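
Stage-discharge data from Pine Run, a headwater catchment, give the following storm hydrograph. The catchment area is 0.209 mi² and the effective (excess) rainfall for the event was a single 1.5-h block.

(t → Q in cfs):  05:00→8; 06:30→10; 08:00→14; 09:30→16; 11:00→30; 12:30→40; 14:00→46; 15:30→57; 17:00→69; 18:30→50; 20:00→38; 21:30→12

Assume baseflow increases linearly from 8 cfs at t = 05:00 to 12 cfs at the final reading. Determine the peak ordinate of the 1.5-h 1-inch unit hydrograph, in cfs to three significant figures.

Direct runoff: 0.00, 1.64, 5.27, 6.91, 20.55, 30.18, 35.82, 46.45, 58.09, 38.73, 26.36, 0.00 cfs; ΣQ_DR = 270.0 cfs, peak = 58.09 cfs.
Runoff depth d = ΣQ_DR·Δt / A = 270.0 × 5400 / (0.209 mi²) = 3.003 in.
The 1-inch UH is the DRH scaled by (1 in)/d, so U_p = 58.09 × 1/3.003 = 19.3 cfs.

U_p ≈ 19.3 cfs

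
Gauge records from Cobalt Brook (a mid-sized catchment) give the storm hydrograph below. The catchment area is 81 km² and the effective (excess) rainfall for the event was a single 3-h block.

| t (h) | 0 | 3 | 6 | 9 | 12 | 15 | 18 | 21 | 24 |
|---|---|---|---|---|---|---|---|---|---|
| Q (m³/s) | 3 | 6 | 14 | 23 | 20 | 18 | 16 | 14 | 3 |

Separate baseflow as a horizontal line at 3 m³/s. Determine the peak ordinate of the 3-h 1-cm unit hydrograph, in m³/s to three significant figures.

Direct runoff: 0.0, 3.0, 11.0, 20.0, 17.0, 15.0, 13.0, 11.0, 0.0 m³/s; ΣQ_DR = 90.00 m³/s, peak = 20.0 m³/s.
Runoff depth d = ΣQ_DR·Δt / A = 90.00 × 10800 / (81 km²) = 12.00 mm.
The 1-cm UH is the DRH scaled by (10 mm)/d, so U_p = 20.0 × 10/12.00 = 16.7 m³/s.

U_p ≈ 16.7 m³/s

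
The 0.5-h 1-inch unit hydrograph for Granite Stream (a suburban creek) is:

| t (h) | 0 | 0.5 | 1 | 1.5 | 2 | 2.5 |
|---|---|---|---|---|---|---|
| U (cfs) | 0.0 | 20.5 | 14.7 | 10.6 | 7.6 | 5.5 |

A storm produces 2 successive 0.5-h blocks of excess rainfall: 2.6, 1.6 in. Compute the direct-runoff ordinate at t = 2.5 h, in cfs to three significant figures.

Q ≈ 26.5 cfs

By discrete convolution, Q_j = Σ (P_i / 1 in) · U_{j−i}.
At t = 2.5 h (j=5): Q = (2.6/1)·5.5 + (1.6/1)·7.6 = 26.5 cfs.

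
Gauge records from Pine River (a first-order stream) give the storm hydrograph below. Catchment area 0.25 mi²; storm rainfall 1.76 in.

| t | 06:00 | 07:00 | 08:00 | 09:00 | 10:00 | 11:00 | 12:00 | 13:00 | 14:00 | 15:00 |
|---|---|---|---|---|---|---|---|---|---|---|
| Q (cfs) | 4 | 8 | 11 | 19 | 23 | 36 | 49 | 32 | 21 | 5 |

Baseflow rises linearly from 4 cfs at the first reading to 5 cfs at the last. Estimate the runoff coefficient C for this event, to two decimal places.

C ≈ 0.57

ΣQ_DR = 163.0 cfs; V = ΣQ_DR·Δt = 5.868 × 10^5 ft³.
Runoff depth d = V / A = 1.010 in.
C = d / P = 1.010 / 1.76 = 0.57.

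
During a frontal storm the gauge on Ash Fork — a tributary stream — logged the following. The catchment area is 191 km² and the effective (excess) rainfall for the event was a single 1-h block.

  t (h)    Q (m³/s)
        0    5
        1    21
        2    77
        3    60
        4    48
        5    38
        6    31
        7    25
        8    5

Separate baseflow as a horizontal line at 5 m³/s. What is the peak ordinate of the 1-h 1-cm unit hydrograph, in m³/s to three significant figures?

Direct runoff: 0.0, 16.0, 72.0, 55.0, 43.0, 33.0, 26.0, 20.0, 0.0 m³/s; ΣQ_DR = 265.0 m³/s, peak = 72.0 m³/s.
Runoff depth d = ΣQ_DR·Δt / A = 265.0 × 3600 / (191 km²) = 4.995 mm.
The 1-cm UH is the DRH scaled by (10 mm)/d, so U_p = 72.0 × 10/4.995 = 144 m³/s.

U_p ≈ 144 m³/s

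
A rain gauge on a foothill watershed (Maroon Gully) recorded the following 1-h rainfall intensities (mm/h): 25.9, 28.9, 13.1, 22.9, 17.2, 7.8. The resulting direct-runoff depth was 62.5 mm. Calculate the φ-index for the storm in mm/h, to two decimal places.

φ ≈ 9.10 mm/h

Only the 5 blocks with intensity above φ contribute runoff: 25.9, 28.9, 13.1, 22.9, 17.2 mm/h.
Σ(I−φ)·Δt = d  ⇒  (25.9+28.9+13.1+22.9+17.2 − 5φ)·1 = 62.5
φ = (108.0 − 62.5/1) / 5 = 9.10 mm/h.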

---

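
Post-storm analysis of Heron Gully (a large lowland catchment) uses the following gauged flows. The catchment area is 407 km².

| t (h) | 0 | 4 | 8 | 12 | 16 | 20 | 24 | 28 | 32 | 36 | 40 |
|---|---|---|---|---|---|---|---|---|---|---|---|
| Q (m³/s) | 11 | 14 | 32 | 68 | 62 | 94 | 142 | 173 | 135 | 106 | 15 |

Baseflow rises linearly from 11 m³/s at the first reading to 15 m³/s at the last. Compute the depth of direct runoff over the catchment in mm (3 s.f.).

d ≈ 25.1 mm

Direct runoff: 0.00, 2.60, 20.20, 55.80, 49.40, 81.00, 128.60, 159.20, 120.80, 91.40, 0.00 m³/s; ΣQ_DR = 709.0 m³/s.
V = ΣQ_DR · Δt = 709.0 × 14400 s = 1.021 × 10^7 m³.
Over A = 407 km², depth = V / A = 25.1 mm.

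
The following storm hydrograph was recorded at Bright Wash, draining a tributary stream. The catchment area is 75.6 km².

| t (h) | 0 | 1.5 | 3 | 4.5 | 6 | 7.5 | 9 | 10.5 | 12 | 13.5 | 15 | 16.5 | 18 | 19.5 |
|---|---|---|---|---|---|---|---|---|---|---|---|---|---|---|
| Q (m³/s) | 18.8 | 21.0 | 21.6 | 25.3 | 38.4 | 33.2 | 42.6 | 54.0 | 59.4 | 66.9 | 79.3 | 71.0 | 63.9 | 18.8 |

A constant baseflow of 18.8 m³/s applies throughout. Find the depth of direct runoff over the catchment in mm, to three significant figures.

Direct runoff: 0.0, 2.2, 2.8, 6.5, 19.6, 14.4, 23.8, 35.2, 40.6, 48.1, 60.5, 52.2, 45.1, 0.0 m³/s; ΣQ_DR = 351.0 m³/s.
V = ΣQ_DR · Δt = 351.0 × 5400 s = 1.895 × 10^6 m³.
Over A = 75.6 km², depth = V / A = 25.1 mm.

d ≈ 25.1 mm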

* * *

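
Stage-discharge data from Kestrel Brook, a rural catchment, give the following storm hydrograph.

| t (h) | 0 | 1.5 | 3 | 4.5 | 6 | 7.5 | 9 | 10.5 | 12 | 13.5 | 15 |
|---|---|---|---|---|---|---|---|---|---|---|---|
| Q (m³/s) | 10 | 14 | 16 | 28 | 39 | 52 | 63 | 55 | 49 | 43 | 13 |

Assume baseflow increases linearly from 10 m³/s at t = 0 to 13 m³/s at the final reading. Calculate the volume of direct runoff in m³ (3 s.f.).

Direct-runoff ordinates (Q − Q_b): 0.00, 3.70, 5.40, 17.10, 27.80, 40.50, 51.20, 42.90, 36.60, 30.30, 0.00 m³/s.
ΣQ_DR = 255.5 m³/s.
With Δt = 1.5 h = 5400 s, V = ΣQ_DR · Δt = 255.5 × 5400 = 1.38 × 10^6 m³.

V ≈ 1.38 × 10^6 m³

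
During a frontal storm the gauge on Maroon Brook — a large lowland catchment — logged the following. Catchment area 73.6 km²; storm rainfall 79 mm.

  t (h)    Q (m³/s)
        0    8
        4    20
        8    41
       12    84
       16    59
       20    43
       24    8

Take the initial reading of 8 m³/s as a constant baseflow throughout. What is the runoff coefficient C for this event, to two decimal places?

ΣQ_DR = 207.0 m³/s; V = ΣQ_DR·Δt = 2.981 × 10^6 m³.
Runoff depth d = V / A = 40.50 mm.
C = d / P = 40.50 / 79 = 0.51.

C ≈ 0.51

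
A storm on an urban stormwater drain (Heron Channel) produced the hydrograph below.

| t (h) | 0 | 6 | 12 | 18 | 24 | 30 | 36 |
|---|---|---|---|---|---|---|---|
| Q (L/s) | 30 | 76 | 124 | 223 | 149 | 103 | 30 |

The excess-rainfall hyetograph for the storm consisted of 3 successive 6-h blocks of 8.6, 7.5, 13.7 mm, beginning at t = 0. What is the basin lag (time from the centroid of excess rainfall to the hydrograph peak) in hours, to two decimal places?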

▶ **EXERCISE INSTRUCTIONS**: Lines holding the string "lowland" are the answer; copy each one from the listing above.

▶ **EXERCISE ANSWER**:
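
Post-storm analysis of Heron Gully (a large lowland catchment) uses the following gauged flows. The catchment area is 407 km².
During a frontal storm the gauge on Maroon Brook — a large lowland catchment — logged the following. Catchment area 73.6 km²; storm rainfall 79 mm.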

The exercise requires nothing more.